• **What is expected**:
Once you find the line containing "Transcription of *morD*" in the data below, copy it and each following line exactly, up to and including the line containing "Current conditions: ppGpp", and nothing else.

____

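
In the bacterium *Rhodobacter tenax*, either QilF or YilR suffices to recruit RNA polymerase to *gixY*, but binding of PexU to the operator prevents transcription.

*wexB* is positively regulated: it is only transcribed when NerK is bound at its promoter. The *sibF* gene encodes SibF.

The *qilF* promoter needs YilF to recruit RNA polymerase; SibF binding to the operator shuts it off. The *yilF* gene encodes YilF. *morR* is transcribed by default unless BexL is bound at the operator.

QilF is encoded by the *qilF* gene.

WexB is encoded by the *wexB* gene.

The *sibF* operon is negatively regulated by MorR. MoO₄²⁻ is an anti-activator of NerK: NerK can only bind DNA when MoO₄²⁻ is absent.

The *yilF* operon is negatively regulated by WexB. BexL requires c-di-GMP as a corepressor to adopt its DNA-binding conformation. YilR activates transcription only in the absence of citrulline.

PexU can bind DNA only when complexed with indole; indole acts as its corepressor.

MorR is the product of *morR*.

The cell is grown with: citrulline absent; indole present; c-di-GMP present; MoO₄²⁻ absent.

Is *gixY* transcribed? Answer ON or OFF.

OFF

Indole is present, so PexU is active.
MoO₄²⁻ is absent, so NerK is active.
No repressor is bound and NerK is active, so *wexB* is transcribed.
So WexB is produced and active.
With repressor WexB bound, *yilF* is not transcribed.
So YilF is not produced.
c-di-GMP is present, so BexL is active.
With repressor BexL bound, *morR* is not transcribed.
So MorR is not produced.
With no repressor bound, *sibF* is transcribed.
So SibF is produced and active.
With repressor SibF bound, *qilF* is not transcribed.
So QilF is not produced.
Citrulline is absent, so YilR is active.
With repressor PexU bound, *gixY* is not transcribed.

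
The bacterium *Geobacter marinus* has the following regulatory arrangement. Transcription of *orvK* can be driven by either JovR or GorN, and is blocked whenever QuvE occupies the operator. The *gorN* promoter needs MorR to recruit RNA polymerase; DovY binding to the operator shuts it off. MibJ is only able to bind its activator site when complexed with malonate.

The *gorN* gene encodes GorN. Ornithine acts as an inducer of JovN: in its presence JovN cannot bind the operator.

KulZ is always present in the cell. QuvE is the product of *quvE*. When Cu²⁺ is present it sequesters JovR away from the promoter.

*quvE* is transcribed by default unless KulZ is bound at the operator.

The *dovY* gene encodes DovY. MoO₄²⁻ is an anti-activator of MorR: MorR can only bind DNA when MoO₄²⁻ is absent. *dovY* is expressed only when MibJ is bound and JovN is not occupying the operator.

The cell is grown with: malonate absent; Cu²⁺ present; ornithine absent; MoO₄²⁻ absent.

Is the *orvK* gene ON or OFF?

ON

KulZ is produced constitutively and is active.
With repressor KulZ bound, *quvE* is not transcribed.
So QuvE is not produced.
Cu²⁺ is present, so JovR is inactive.
MoO₄²⁻ is absent, so MorR is active.
Malonate is absent, so MibJ is inactive.
Ornithine is absent, so JovN is active.
With repressor JovN bound, *dovY* is not transcribed.
So DovY is not produced.
No repressor is bound and MorR is active, so *gorN* is transcribed.
So GorN is produced and active.
Activator GorN is present, so *orvK* is transcribed.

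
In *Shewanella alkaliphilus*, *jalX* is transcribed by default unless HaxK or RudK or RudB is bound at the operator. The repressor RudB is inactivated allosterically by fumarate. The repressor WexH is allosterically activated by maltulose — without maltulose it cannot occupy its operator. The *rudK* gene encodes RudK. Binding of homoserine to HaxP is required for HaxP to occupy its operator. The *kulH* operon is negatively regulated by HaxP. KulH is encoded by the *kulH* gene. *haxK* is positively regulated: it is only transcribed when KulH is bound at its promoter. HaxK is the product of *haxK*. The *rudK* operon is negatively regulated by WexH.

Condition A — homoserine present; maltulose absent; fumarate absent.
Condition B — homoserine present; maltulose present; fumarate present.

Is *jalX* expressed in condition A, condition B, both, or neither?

B only

Condition A:
Homoserine is present, so HaxP is active.
With repressor HaxP bound, *kulH* is not transcribed.
So KulH is not produced.
Required activator KulH is absent, so *haxK* is not transcribed.
So HaxK is not produced.
Maltulose is absent, so WexH is inactive.
With no repressor bound, *rudK* is transcribed.
So RudK is produced and active.
Fumarate is absent, so RudB is active.
With repressor RudK bound, *jalX* is not transcribed.
→ *jalX* is OFF in A.
Condition B:
Homoserine is present, so HaxP is active.
With repressor HaxP bound, *kulH* is not transcribed.
So KulH is not produced.
Required activator KulH is absent, so *haxK* is not transcribed.
So HaxK is not produced.
Maltulose is present, so WexH is active.
With repressor WexH bound, *rudK* is not transcribed.
So RudK is not produced.
Fumarate is present, so RudB is inactive.
With no repressor bound, *jalX* is transcribed.
→ *jalX* is ON in B.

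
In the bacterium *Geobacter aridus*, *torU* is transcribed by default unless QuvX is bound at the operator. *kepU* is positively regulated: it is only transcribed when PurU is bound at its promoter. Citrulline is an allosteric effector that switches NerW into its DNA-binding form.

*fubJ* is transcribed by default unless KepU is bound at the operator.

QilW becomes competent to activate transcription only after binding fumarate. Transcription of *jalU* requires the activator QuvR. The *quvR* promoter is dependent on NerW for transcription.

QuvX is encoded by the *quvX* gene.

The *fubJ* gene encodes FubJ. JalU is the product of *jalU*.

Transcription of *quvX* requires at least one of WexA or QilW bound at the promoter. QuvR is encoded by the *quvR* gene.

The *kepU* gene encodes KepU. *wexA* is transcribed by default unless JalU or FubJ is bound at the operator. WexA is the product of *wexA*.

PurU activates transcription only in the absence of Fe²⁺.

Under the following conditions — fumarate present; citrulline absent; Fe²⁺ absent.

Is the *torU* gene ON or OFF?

Citrulline is absent, so NerW is inactive.
Required activator NerW is absent, so *quvR* is not transcribed.
So QuvR is not produced.
Required activator QuvR is absent, so *jalU* is not transcribed.
So JalU is not produced.
Fe²⁺ is absent, so PurU is active.
No repressor is bound and PurU is active, so *kepU* is transcribed.
So KepU is produced and active.
With repressor KepU bound, *fubJ* is not transcribed.
So FubJ is not produced.
With no repressor bound, *wexA* is transcribed.
So WexA is produced and active.
Fumarate is present, so QilW is active.
Activator WexA is present, so *quvX* is transcribed.
So QuvX is produced and active.
With repressor QuvX bound, *torU* is not transcribed.

OFF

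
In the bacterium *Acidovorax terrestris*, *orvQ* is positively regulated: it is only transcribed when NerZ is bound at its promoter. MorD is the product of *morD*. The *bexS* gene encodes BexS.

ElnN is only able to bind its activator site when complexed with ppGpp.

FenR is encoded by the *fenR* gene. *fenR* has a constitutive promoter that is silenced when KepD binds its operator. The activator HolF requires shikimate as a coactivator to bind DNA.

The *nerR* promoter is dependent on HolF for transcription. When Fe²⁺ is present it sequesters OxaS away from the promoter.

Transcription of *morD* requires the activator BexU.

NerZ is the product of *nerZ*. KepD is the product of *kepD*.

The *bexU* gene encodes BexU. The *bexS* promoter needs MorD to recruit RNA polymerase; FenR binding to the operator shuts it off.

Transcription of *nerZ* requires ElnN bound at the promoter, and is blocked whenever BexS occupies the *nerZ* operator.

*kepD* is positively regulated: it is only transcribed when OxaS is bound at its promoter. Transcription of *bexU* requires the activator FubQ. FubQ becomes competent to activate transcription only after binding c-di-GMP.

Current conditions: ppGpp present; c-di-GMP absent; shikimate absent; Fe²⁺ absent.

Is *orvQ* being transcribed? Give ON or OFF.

Fe²⁺ is absent, so OxaS is active.
No repressor is bound and OxaS is active, so *kepD* is transcribed.
So KepD is produced and active.
With repressor KepD bound, *fenR* is not transcribed.
So FenR is not produced.
c-di-GMP is absent, so FubQ is inactive.
Required activator FubQ is absent, so *bexU* is not transcribed.
So BexU is not produced.
Required activator BexU is absent, so *morD* is not transcribed.
So MorD is not produced.
Required activator MorD is absent, so *bexS* is not transcribed.
So BexS is not produced.
ppGpp is present, so ElnN is active.
No repressor is bound and ElnN is active, so *nerZ* is transcribed.
So NerZ is produced and active.
No repressor is bound and NerZ is active, so *orvQ* is transcribed.

ON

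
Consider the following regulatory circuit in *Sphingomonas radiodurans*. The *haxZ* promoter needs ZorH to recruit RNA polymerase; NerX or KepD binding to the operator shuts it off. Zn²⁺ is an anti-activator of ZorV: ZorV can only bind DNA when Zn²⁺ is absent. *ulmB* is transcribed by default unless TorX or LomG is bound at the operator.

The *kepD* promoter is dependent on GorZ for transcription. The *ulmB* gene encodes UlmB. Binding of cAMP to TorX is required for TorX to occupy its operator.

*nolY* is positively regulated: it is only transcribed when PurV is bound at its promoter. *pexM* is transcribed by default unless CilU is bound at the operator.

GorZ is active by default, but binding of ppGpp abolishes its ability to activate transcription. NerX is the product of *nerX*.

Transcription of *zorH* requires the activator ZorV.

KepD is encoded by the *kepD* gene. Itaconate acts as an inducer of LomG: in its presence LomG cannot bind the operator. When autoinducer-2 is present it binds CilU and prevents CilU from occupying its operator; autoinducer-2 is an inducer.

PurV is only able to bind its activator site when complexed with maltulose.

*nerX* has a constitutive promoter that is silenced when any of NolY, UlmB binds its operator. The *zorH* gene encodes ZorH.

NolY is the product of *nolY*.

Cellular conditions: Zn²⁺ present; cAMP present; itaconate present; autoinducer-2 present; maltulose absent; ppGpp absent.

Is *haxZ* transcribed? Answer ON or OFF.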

____

• **Answer**:
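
Transcription of *morD* requires the activator BexU.

NerZ is the product of *nerZ*. KepD is the product of *kepD*.

The *bexU* gene encodes BexU. The *bexS* promoter needs MorD to recruit RNA polymerase; FenR binding to the operator shuts it off.

Transcription of *nerZ* requires ElnN bound at the promoter, and is blocked whenever BexS occupies the *nerZ* operator.

*kepD* is positively regulated: it is only transcribed when OxaS is bound at its promoter. Transcription of *bexU* requires the activator FubQ. FubQ becomes competent to activate transcription only after binding c-di-GMP.

Current conditions: ppGpp present; c-di-GMP absent; shikimate absent; Fe²⁺ absent.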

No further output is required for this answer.